*** The data ***

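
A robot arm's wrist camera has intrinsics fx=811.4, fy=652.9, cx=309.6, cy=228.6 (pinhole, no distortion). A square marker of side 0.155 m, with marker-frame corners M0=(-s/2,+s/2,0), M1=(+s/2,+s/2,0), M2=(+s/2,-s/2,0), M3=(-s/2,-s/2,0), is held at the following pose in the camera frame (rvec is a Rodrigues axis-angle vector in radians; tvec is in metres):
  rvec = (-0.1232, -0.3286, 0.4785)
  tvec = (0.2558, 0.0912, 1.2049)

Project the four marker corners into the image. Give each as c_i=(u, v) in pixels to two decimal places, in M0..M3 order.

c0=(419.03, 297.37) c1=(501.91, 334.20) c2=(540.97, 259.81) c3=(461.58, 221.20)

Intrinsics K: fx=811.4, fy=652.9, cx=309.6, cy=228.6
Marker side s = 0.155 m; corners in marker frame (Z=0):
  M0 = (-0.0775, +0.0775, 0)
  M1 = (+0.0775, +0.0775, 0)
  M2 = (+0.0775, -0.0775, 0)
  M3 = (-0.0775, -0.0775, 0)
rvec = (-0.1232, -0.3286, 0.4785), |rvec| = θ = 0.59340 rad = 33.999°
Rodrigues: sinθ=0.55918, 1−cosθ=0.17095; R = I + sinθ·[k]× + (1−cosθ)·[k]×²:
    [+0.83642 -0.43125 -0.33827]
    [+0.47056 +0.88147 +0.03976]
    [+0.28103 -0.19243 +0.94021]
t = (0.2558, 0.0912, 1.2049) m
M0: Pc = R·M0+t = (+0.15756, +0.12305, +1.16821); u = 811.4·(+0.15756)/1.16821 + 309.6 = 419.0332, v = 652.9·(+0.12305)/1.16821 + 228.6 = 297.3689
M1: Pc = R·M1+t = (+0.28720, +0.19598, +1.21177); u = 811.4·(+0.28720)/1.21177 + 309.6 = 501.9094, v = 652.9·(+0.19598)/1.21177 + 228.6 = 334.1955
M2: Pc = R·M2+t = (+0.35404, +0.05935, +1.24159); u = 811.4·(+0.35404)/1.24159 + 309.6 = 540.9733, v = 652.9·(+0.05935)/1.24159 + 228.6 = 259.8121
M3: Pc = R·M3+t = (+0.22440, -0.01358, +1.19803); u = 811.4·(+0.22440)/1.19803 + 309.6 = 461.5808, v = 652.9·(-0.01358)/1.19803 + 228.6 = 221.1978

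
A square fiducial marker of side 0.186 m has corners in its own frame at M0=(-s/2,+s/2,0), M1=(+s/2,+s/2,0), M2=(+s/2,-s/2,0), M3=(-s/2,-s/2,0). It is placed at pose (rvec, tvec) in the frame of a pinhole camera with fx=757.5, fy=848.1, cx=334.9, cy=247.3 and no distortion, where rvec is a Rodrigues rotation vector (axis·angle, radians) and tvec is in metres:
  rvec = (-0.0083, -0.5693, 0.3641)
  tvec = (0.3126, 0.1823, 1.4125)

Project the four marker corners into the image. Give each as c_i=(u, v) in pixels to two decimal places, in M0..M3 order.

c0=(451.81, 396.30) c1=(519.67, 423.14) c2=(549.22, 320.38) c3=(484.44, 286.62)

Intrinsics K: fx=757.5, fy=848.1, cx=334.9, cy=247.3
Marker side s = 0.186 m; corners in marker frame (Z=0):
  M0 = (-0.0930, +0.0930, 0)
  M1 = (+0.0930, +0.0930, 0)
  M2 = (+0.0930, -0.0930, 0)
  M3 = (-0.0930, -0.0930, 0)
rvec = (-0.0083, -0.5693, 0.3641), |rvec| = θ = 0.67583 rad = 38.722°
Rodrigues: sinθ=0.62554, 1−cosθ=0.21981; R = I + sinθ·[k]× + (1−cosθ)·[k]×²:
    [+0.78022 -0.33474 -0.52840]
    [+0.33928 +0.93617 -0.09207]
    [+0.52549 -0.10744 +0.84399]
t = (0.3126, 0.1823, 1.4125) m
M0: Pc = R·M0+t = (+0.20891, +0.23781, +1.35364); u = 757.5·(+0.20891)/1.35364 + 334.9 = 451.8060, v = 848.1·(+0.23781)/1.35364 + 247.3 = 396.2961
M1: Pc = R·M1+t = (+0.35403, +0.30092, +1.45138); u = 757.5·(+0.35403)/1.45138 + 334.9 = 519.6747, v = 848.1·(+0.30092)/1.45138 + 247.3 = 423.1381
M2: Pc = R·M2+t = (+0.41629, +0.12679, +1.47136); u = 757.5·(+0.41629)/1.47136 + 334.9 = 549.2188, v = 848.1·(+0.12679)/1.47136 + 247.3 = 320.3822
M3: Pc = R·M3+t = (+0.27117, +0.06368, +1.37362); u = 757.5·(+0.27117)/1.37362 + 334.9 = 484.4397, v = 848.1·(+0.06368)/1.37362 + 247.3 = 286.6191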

***

**What the task asks**: Give back, exactly as written, the stretch from the line with "A square fiducial" through the line with "tvec = (0.3126, 0.1823, 1.4125)", and no other lines from the records above.

**Your solution**:
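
A square fiducial marker of side 0.186 m has corners in its own frame at M0=(-s/2,+s/2,0), M1=(+s/2,+s/2,0), M2=(+s/2,-s/2,0), M3=(-s/2,-s/2,0). It is placed at pose (rvec, tvec) in the frame of a pinhole camera with fx=757.5, fy=848.1, cx=334.9, cy=247.3 and no distortion, where rvec is a Rodrigues rotation vector (axis·angle, radians) and tvec is in metres:
  rvec = (-0.0083, -0.5693, 0.3641)
  tvec = (0.3126, 0.1823, 1.4125)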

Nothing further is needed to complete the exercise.